● **Exercise brief**:
Lines from the line with "Tangent(A1, JE) at J" to the line with "Orientation: L lies in the +x direction from H;" in the entries below, and only those, must be output exactly, with both ends included.

● **Records for this task**:

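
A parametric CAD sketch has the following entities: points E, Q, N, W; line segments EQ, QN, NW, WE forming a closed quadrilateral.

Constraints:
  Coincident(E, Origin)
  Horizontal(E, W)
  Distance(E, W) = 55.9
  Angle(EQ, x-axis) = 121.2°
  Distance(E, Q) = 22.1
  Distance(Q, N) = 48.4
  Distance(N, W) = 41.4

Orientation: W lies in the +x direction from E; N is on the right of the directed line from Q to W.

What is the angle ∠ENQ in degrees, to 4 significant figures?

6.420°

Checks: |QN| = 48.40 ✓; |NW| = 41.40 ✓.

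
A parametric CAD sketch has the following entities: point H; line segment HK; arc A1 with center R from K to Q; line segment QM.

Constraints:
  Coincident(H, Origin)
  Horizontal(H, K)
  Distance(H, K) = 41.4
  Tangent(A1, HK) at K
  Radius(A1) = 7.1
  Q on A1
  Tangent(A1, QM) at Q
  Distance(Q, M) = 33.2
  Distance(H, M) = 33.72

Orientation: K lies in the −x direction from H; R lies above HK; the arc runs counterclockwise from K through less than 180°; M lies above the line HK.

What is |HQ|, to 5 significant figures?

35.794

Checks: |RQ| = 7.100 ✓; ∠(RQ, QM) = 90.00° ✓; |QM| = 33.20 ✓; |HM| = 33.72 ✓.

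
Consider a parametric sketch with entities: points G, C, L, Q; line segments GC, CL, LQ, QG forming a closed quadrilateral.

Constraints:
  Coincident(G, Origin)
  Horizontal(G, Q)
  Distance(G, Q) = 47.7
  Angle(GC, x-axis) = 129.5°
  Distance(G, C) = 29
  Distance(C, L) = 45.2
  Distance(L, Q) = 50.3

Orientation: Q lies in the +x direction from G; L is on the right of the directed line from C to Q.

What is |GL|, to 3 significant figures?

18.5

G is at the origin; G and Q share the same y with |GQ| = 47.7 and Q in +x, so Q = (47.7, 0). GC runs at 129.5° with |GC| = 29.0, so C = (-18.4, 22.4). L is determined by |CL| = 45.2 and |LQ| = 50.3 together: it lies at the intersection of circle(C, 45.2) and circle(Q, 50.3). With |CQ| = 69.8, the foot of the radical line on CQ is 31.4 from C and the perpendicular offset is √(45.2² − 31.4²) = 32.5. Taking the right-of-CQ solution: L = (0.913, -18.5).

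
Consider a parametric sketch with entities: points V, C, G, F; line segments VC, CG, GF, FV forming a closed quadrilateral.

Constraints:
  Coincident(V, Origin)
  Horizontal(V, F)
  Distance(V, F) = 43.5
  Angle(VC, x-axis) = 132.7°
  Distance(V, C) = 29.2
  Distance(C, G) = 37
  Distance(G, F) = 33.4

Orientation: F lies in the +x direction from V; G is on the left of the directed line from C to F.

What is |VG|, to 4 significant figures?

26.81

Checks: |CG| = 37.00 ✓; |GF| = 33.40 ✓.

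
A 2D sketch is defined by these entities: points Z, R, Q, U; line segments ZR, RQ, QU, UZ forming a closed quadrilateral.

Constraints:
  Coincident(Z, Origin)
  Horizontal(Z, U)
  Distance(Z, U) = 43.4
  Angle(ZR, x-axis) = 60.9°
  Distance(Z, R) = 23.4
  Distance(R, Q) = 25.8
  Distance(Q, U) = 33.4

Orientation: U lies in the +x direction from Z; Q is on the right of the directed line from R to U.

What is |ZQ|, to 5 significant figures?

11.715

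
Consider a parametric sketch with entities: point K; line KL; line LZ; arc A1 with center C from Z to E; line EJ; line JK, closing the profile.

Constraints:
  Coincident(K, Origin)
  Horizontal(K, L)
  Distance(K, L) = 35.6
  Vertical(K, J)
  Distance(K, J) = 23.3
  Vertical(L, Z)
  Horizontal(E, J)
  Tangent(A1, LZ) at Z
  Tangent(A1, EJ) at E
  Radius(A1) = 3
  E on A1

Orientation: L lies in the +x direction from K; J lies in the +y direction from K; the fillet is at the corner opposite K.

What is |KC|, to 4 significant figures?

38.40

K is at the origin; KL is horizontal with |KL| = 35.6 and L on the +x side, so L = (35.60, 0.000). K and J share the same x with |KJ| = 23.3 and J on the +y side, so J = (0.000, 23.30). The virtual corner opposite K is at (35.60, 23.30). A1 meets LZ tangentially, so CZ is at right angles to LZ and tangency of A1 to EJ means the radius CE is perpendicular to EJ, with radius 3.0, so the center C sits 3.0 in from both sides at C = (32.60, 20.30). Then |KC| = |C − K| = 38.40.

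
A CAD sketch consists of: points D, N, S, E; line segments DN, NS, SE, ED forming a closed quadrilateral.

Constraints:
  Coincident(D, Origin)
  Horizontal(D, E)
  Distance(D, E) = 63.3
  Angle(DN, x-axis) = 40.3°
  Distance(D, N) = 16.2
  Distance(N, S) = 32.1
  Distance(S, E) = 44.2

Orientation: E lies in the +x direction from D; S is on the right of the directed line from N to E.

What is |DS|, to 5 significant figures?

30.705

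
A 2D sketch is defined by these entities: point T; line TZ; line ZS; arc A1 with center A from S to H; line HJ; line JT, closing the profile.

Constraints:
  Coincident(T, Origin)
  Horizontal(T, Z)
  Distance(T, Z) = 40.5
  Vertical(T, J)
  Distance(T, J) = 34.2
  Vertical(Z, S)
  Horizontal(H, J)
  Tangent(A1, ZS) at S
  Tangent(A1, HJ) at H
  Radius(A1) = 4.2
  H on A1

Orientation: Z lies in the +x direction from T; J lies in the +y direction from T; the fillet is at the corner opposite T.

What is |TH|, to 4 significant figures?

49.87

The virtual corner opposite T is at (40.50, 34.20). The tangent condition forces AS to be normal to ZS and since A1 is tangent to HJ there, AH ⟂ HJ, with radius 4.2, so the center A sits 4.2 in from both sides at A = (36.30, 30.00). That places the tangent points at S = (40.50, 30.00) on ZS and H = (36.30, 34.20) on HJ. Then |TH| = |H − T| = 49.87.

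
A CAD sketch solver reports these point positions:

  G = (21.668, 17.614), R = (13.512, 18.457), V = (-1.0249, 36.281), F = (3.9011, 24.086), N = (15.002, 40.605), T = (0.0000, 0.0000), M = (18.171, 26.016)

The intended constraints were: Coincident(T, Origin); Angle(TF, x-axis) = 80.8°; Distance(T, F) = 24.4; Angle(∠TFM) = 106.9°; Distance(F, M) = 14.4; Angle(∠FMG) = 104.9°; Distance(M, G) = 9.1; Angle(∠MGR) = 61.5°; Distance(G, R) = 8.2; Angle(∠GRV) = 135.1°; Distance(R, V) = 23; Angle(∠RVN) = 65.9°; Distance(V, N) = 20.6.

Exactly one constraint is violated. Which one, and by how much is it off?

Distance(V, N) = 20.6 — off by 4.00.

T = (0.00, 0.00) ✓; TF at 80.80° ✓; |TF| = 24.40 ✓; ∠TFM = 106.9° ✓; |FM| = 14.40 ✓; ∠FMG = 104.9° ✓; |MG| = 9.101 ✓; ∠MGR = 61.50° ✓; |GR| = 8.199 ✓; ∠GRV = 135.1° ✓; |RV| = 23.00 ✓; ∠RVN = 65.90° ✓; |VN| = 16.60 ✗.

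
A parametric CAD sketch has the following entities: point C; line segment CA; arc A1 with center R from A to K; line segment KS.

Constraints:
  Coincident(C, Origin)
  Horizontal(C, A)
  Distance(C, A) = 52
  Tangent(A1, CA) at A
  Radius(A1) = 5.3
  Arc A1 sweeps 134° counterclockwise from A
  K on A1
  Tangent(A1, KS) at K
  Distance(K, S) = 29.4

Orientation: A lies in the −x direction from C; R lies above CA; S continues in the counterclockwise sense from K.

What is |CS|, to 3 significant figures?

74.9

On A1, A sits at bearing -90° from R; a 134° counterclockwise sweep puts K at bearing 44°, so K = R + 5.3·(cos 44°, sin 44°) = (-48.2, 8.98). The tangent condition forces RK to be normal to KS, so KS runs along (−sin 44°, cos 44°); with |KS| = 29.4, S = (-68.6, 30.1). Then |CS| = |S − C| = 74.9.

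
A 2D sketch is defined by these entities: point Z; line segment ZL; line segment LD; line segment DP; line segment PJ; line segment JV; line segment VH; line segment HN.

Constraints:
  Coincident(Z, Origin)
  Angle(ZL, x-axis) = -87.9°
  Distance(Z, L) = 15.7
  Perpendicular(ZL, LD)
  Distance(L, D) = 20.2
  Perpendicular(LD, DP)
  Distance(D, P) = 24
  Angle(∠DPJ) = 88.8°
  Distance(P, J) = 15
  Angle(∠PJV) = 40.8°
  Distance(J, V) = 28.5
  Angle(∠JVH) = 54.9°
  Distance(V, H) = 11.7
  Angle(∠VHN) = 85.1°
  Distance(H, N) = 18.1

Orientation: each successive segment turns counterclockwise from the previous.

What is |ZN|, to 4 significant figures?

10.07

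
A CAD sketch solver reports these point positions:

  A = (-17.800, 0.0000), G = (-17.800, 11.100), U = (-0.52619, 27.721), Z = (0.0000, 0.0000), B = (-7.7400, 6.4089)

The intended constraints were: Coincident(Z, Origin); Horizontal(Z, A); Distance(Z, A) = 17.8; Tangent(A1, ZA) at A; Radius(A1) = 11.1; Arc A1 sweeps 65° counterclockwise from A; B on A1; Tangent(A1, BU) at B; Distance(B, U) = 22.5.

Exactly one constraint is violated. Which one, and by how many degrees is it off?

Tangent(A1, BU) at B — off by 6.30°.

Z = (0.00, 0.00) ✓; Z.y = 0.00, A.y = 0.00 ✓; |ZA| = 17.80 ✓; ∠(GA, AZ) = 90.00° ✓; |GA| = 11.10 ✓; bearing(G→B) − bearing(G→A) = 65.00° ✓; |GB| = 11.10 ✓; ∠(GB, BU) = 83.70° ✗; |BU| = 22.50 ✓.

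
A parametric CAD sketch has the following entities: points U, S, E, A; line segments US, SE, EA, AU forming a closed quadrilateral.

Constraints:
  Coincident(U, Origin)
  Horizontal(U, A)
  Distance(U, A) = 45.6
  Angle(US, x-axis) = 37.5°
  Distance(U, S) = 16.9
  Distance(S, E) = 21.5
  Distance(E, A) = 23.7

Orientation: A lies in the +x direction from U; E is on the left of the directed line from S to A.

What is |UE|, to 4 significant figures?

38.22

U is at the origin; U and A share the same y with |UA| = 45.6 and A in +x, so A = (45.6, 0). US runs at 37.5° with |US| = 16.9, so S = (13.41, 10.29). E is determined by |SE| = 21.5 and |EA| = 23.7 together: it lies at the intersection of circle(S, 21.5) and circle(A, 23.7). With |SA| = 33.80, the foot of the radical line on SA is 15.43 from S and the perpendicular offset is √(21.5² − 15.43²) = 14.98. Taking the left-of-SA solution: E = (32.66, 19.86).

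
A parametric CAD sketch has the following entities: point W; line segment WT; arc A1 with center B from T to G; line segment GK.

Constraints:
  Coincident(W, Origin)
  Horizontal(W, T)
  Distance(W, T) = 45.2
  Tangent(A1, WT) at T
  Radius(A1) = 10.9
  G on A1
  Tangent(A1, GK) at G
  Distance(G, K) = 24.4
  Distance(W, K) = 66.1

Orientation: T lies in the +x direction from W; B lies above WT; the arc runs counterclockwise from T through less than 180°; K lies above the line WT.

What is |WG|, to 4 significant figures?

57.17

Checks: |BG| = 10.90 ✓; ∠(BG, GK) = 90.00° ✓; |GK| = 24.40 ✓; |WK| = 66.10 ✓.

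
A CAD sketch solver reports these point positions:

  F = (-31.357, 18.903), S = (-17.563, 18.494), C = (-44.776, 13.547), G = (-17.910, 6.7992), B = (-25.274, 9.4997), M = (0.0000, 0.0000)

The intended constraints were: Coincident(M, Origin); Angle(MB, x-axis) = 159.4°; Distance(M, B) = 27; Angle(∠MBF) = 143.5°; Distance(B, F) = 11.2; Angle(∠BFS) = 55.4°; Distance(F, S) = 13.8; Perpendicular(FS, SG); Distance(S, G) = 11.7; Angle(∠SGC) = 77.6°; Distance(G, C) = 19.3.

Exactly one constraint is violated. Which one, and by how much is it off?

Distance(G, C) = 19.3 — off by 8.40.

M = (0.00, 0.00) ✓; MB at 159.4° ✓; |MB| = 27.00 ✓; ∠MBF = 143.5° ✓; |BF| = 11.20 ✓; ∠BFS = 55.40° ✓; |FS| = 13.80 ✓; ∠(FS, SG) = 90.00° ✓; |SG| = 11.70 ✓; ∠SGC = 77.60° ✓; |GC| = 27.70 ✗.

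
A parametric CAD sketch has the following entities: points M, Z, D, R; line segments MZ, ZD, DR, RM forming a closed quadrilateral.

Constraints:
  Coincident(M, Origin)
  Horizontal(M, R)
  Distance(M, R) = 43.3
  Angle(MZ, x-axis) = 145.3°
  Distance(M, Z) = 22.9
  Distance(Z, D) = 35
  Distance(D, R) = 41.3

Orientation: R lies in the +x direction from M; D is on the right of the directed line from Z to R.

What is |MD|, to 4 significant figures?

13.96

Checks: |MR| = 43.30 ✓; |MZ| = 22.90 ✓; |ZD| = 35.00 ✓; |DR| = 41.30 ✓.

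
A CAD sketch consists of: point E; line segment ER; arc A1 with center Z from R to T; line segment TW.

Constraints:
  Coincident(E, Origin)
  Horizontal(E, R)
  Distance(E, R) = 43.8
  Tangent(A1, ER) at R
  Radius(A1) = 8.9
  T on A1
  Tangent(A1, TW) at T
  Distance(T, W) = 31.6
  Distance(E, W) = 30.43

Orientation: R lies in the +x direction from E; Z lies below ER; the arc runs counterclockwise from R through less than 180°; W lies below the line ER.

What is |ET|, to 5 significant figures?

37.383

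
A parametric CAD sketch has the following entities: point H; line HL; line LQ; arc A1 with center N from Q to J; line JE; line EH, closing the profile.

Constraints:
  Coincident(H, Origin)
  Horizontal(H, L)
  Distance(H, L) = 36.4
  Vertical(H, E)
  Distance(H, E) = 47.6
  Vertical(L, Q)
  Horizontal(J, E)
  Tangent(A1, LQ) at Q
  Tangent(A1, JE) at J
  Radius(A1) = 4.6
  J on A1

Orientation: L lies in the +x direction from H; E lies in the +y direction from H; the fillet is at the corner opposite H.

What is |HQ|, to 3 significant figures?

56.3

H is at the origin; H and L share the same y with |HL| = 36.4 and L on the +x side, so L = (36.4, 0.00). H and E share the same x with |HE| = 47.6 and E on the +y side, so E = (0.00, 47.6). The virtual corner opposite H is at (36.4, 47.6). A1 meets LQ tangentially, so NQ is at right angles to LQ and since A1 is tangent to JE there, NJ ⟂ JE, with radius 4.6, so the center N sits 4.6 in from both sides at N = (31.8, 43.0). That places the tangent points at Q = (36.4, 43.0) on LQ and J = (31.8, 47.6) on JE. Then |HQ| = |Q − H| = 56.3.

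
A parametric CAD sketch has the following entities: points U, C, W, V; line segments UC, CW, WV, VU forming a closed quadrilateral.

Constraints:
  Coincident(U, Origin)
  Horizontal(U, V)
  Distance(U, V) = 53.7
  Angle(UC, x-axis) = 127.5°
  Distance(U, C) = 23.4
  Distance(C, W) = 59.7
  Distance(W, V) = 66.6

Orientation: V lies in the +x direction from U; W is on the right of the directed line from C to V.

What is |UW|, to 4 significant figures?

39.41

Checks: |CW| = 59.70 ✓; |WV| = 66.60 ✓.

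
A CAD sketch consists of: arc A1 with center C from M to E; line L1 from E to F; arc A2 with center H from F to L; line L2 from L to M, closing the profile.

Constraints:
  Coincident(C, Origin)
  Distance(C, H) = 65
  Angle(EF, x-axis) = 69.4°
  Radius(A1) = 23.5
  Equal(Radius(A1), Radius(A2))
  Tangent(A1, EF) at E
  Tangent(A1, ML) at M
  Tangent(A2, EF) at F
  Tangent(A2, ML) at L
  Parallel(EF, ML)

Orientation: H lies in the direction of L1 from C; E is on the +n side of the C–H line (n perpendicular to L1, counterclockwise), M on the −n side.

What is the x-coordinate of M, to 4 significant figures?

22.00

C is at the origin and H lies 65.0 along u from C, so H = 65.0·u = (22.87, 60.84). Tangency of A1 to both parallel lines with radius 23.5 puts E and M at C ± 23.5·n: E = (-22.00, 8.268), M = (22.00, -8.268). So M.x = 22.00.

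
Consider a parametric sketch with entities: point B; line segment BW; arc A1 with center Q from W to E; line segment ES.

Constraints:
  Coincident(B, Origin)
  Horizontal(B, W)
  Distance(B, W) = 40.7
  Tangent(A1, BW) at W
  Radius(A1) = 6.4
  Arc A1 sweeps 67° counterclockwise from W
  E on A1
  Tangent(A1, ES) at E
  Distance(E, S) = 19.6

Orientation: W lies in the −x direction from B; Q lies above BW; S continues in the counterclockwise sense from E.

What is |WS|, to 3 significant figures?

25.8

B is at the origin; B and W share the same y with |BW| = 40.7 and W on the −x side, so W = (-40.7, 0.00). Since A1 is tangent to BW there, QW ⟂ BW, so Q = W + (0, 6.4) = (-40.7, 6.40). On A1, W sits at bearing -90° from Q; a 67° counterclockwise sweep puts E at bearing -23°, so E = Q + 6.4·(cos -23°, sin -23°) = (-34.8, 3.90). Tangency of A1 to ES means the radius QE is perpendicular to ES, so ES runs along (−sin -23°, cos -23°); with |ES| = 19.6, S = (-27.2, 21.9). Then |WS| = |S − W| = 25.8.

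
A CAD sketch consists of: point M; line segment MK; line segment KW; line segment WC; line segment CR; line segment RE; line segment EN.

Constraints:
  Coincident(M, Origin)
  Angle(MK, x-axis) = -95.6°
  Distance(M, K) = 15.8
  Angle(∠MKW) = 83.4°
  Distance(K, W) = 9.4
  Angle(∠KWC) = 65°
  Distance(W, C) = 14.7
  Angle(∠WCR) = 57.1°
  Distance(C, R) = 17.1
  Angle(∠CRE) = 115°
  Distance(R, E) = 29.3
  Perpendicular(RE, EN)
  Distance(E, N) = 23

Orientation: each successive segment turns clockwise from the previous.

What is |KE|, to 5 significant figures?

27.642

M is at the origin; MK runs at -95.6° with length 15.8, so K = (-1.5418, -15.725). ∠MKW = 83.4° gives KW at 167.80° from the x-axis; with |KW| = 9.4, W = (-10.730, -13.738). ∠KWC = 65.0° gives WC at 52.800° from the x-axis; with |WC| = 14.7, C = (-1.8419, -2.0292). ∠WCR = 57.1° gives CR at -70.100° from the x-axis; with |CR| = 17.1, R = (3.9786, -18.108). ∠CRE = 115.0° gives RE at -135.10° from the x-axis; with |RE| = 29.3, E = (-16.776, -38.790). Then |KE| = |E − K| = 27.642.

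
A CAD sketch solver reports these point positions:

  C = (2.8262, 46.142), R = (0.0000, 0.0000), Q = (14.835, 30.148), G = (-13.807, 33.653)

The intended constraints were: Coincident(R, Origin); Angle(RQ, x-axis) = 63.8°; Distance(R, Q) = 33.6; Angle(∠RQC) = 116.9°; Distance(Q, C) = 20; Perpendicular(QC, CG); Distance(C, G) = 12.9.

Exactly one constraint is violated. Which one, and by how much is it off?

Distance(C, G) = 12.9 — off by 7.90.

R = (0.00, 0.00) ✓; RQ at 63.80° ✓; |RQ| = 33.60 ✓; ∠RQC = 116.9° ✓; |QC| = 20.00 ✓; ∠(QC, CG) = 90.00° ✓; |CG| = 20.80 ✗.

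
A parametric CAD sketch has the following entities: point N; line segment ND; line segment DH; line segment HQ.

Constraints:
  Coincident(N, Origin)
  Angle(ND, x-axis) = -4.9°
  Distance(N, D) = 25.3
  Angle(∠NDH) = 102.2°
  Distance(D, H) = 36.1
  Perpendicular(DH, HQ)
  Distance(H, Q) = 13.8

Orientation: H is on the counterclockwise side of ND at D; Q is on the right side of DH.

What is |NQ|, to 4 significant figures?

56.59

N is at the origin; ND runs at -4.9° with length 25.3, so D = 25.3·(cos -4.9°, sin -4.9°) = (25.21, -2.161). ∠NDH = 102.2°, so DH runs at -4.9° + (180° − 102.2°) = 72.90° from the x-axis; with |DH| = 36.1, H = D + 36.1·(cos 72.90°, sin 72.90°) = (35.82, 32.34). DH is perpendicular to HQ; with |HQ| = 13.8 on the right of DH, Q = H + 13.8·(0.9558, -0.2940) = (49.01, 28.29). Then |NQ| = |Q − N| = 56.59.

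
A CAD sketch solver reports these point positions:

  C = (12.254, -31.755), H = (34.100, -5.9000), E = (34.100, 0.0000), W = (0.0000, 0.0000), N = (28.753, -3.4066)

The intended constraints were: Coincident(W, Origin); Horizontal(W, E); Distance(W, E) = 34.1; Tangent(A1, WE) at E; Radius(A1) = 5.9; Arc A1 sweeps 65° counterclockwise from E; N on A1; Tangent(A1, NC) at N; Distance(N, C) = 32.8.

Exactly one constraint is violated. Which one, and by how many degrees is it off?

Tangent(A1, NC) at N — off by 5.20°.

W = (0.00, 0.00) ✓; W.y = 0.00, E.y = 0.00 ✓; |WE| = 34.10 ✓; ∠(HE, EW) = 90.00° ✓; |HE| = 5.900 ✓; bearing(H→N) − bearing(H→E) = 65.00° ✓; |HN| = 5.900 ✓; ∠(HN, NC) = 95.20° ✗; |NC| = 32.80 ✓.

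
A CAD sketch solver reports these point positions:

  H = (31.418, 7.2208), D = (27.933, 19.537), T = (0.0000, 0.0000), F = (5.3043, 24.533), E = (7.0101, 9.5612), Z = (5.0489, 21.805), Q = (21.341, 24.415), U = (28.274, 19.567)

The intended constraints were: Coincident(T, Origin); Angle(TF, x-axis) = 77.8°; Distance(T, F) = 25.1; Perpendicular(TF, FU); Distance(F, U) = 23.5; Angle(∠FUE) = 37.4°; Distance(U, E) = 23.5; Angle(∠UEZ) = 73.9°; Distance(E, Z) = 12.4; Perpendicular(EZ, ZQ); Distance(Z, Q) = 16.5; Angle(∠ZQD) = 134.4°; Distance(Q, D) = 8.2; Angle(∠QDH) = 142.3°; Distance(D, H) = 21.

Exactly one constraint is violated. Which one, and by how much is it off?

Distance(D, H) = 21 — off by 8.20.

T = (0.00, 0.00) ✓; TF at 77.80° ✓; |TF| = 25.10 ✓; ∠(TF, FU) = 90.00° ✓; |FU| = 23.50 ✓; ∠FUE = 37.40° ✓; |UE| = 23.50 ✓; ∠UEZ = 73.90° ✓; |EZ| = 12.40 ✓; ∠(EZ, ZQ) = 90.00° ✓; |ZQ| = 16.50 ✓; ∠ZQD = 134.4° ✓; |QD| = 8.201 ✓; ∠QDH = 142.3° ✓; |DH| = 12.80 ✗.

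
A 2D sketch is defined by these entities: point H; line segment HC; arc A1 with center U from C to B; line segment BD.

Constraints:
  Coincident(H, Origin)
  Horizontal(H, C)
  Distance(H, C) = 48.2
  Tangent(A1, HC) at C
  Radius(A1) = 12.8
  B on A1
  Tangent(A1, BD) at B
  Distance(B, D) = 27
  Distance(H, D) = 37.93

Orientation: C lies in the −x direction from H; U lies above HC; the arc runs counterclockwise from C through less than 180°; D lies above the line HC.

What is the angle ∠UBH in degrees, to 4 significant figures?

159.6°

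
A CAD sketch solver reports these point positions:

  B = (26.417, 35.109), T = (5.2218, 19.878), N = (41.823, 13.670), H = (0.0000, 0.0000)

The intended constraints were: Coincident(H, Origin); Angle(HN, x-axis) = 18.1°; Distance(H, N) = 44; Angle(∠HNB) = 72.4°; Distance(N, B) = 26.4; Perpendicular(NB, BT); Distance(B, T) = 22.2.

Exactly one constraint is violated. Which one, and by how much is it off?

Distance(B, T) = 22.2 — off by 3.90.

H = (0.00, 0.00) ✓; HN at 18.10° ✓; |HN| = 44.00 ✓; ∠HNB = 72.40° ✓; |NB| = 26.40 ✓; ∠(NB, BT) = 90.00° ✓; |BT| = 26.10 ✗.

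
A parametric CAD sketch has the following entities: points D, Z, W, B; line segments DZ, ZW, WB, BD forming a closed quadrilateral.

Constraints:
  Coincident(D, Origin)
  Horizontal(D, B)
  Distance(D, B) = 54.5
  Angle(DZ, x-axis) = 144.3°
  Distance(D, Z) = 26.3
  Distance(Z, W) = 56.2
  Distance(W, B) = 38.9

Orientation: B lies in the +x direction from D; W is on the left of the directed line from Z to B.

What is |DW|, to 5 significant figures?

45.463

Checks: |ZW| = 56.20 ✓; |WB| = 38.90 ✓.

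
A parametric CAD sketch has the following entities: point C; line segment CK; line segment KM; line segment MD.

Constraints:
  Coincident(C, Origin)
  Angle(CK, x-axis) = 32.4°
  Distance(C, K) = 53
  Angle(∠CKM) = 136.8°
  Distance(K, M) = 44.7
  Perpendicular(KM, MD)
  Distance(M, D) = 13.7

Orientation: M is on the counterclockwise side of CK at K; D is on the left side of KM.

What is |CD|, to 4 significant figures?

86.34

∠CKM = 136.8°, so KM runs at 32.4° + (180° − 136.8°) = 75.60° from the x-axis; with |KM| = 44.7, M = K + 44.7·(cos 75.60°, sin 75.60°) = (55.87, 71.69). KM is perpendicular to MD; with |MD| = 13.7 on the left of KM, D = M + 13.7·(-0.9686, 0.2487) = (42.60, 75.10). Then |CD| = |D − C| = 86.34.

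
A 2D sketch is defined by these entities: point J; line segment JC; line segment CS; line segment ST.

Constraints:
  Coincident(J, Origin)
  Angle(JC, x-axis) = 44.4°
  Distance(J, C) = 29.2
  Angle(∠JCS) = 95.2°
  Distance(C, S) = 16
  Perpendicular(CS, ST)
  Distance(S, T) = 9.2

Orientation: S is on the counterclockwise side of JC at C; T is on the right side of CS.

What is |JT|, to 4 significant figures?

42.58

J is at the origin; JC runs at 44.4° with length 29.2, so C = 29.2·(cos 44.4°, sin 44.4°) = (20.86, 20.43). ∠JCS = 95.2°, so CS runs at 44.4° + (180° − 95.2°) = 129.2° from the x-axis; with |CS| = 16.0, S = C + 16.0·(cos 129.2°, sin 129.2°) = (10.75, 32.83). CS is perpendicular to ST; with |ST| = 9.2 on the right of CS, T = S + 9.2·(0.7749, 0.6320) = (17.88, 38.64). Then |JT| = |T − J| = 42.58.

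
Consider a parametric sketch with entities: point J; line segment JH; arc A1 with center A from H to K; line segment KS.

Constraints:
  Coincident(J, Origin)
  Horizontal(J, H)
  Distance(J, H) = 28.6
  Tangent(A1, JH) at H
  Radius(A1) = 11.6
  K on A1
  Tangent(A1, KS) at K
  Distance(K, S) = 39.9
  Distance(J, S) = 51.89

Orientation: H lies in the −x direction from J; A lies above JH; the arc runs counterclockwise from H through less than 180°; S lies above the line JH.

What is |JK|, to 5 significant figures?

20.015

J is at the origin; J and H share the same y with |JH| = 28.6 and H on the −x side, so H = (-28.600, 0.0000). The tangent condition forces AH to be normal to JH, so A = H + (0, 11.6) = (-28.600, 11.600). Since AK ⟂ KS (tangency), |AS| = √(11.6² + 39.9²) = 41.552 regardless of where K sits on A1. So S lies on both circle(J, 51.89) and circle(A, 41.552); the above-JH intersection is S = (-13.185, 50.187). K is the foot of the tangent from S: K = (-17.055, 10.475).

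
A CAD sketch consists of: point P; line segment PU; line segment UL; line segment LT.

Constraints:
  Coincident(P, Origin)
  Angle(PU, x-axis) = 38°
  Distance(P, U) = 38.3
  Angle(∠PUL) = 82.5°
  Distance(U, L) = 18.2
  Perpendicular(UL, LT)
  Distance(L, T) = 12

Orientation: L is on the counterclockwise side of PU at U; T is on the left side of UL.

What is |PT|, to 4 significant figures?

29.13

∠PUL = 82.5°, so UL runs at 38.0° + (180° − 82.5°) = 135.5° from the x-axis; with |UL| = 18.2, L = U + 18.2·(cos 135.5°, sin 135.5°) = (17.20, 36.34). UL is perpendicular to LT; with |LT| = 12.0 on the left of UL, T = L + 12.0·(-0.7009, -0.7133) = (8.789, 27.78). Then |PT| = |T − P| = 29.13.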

● **Completed task**:
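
  Tangent(A1, JE) at J
  Radius(A1) = 4.6
  J on A1

Orientation: L lies in the +x direction from H; E lies in the +y direction from H; the fillet is at the corner opposite H.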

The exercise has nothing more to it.